§ **WORK TO COMPLETE**
For this exercise, restate word for word only the lines from the first line of the data to the line containing "s\right)$, $N = 5$?".
=======
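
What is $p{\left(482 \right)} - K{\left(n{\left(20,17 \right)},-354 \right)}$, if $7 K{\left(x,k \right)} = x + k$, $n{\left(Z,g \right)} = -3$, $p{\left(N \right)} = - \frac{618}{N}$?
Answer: $\frac{11982}{241} \approx 49.718$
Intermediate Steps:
$K{\left(x,k \right)} = \frac{k}{7} + \frac{x}{7}$ ($K{\left(x,k \right)} = \frac{x + k}{7} = \frac{k + x}{7} = \frac{k}{7} + \frac{x}{7}$)
$p{\left(482 \right)} - K{\left(n{\left(20,17 \right)},-354 \right)} = - \frac{618}{482} - \left(\frac{1}{7} \left(-354\right) + \frac{1}{7} \left(-3\right)\right) = \left(-618\right) \frac{1}{482} - \left(- \frac{354}{7} - \frac{3}{7}\right) = - \frac{309}{241} - -51 = - \frac{309}{241} + 51 = \frac{11982}{241}$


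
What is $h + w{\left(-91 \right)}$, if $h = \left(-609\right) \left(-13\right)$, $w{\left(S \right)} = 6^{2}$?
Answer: $7953$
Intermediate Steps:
$w{\left(S \right)} = 36$
$h = 7917$
$h + w{\left(-91 \right)} = 7917 + 36 = 7953$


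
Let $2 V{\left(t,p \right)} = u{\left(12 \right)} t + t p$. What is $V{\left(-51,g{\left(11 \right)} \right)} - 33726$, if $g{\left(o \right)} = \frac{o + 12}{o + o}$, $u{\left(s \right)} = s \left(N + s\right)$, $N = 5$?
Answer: $- \frac{1714005}{44} \approx -38955.0$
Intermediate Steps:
$u{\left(s \right)} = s \left(5 + s\right)$
$g{\left(o \right)} = \frac{12 + o}{2 o}$
$V{\left(t,p \right)} = 102 t + \frac{p t}{2}$ ($V{\left(t,p \right)} = \frac{12 \left(5 + 12\right) t + t p}{2} = \frac{12 \cdot 17 t + p t}{2} = \frac{204 t + p t}{2} = 102 t + \frac{p t}{2}$)
$V{\left(-51,g{\left(11 \right)} \right)} - 33726 = \frac{1}{2} \left(-51\right) \left(204 + \frac{12 + 11}{2 \cdot 11}\right) - 33726 = \frac{1}{2} \left(-51\right) \left(204 + \frac{1}{2} \cdot \frac{1}{11} \cdot 23\right) - 33726 = \frac{1}{2} \left(-51\right) \left(204 + \frac{23}{22}\right) - 33726 = \frac{1}{2} \left(-51\right) \frac{4511}{22} - 33726 = - \frac{230061}{44} - 33726 = - \frac{1714005}{44}$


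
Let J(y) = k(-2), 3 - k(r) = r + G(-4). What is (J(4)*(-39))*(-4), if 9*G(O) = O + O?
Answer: 2756/3 ≈ 918.67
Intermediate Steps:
G(O) = 2*O/9 (G(O) = (O + O)/9 = (2*O)/9 = 2*O/9)
k(r) = 35/9 - r (k(r) = 3 - (r + (2/9)*(-4)) = 3 - (r - 8/9) = 3 - (-8/9 + r) = 3 + (8/9 - r) = 35/9 - r)
J(y) = 53/9 (J(y) = 35/9 - 1*(-2) = 35/9 + 2 = 53/9)
(J(4)*(-39))*(-4) = ((53/9)*(-39))*(-4) = -689/3*(-4) = 2756/3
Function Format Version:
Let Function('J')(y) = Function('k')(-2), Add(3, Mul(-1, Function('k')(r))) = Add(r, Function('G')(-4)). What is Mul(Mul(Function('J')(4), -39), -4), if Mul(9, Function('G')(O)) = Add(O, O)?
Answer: Rational(2756, 3) ≈ 918.67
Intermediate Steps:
Function('G')(O) = Mul(Rational(2, 9), O) (Function('G')(O) = Mul(Rational(1, 9), Add(O, O)) = Mul(Rational(1, 9), Mul(2, O)) = Mul(Rational(2, 9), O))
Function('k')(r) = Add(Rational(35, 9), Mul(-1, r)) (Function('k')(r) = Add(3, Mul(-1, Add(r, Mul(Rational(2, 9), -4)))) = Add(3, Mul(-1, Add(r, Rational(-8, 9)))) = Add(3, Mul(-1, Add(Rational(-8, 9), r))) = Add(3, Add(Rational(8, 9), Mul(-1, r))) = Add(Rational(35, 9), Mul(-1, r)))
Function('J')(y) = Rational(53, 9) (Function('J')(y) = Add(Rational(35, 9), Mul(-1, -2)) = Add(Rational(35, 9), 2) = Rational(53, 9))
Mul(Mul(Function('J')(4), -39), -4) = Mul(Mul(Rational(53, 9), -39), -4) = Mul(Rational(-689, 3), -4) = Rational(2756, 3)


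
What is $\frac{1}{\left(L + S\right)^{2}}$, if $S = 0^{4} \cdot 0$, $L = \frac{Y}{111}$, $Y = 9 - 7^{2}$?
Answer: $\frac{12321}{1600} \approx 7.7006$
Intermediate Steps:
$Y = -40$ ($Y = 9 - 49 = -40$)
$L = - \frac{40}{111} \approx -0.36036$
$S = 0$ ($S = 0 \cdot 0 = 0$)
$\frac{1}{\left(L + S\right)^{2}} = \frac{1}{\left(- \frac{40}{111} + 0\right)^{2}} = \frac{1}{\left(- \frac{40}{111}\right)^{2}} = \frac{1}{\frac{1600}{12321}} = \frac{12321}{1600}$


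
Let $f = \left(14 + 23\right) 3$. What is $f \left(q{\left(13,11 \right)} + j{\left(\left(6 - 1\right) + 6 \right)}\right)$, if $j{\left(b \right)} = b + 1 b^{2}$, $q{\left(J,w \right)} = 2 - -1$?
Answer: $14985$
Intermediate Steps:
$q{\left(J,w \right)} = 3$ ($q{\left(J,w \right)} = 2 + 1 = 3$)
$f = 111$ ($f = 37 \cdot 3 = 111$)
$j{\left(b \right)} = b + b^{2}$
$f \left(q{\left(13,11 \right)} + j{\left(\left(6 - 1\right) + 6 \right)}\right) = 111 \left(3 + \left(\left(6 - 1\right) + 6\right) \left(1 + \left(\left(6 - 1\right) + 6\right)\right)\right) = 111 \left(3 + \left(5 + 6\right) \left(1 + \left(5 + 6\right)\right)\right) = 111 \left(3 + 11 \left(1 + 11\right)\right) = 111 \left(3 + 11 \cdot 12\right) = 111 \left(3 + 132\right) = 111 \cdot 135 = 14985$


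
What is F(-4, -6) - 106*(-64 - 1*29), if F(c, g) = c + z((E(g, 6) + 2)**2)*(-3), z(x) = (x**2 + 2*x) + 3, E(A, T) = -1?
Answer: 9836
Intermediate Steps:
z(x) = 3 + x**2 + 2*x
F(c, g) = -18 + c (F(c, g) = c + (3 + ((-1 + 2)**2)**2 + 2*(-1 + 2)**2)*(-3) = c + (3 + (1**2)**2 + 2*1**2)*(-3) = c + (3 + 1**2 + 2*1)*(-3) = c + (3 + 1 + 2)*(-3) = c + 6*(-3) = c - 18 = -18 + c)
F(-4, -6) - 106*(-64 - 1*29) = (-18 - 4) - 106*(-64 - 1*29) = -22 - 106*(-64 - 29) = -22 - 106*(-93) = -22 + 9858 = 9836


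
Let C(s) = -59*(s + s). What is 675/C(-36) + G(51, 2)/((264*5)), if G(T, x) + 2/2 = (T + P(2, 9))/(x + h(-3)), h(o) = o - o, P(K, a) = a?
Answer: 7043/38940 ≈ 0.18087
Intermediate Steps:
h(o) = 0
G(T, x) = -1 + (9 + T)/x (G(T, x) = -1 + (T + 9)/(x + 0) = -1 + (9 + T)/x)
C(s) = -118*s
675/C(-36) + G(51, 2)/((264*5)) = 675/((-118*(-36))) + ((9 + 51 - 1*2)/2)/((264*5)) = 675/4248 + ((9 + 51 - 2)/2)/1320 = 675*(1/4248) + ((½)*58)*(1/1320) = 75/472 + 29*(1/1320) = 75/472 + 29/1320 = 7043/38940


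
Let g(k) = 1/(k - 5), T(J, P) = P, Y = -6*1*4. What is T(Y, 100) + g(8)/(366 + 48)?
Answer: 124201/1242 ≈ 100.00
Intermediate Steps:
Y = -24 (Y = -6*4 = -24)
g(k) = 1/(-5 + k)
T(Y, 100) + g(8)/(366 + 48) = 100 + 1/((366 + 48)*(-5 + 8)) = 100 + 1/(414*3) = 100 + (1/414)*(⅓) = 100 + 1/1242 = 124201/1242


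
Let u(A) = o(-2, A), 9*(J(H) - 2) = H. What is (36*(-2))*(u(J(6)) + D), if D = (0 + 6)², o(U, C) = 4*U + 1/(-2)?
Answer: -1980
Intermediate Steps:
J(H) = 2 + H/9
o(U, C) = -½ + 4*U (o(U, C) = 4*U - ½ = -½ + 4*U)
u(A) = -17/2 (u(A) = -½ + 4*(-2) = -½ - 8 = -17/2)
D = 36 (D = 6² = 36)
(36*(-2))*(u(J(6)) + D) = (36*(-2))*(-17/2 + 36) = -72*55/2 = -1980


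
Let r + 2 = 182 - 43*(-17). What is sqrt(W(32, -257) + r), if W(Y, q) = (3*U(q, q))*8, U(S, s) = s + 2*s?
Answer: I*sqrt(17593) ≈ 132.64*I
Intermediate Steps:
U(S, s) = 3*s
r = 911 (r = -2 + (182 - 43*(-17)) = -2 + (182 + 731) = -2 + 913 = 911)
W(Y, q) = 72*q (W(Y, q) = (3*(3*q))*8 = (9*q)*8 = 72*q)
sqrt(W(32, -257) + r) = sqrt(72*(-257) + 911) = sqrt(-18504 + 911) = sqrt(-17593) = I*sqrt(17593)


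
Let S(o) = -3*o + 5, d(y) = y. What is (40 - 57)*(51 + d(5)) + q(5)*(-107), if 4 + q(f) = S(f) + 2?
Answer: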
=======
§ **FINAL ANSWER**
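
What is $p{\left(482 \right)} - K{\left(n{\left(20,17 \right)},-354 \right)}$, if $7 K{\left(x,k \right)} = x + k$, $n{\left(Z,g \right)} = -3$, $p{\left(N \right)} = - \frac{618}{N}$?
Answer: $\frac{11982}{241} \approx 49.718$
Intermediate Steps:
$K{\left(x,k \right)} = \frac{k}{7} + \frac{x}{7}$ ($K{\left(x,k \right)} = \frac{x + k}{7} = \frac{k + x}{7} = \frac{k}{7} + \frac{x}{7}$)
$p{\left(482 \right)} - K{\left(n{\left(20,17 \right)},-354 \right)} = - \frac{618}{482} - \left(\frac{1}{7} \left(-354\right) + \frac{1}{7} \left(-3\right)\right) = \left(-618\right) \frac{1}{482} - \left(- \frac{354}{7} - \frac{3}{7}\right) = - \frac{309}{241} - -51 = - \frac{309}{241} + 51 = \frac{11982}{241}$


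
What is $h + w{\left(-91 \right)}$, if $h = \left(-609\right) \left(-13\right)$, $w{\left(S \right)} = 6^{2}$?
Answer: $7953$
Intermediate Steps:
$w{\left(S \right)} = 36$
$h = 7917$
$h + w{\left(-91 \right)} = 7917 + 36 = 7953$


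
Let $2 V{\left(t,p \right)} = u{\left(12 \right)} t + t p$. What is $V{\left(-51,g{\left(11 \right)} \right)} - 33726$, if $g{\left(o \right)} = \frac{o + 12}{o + o}$, $u{\left(s \right)} = s \left(N + s\right)$, $N = 5$?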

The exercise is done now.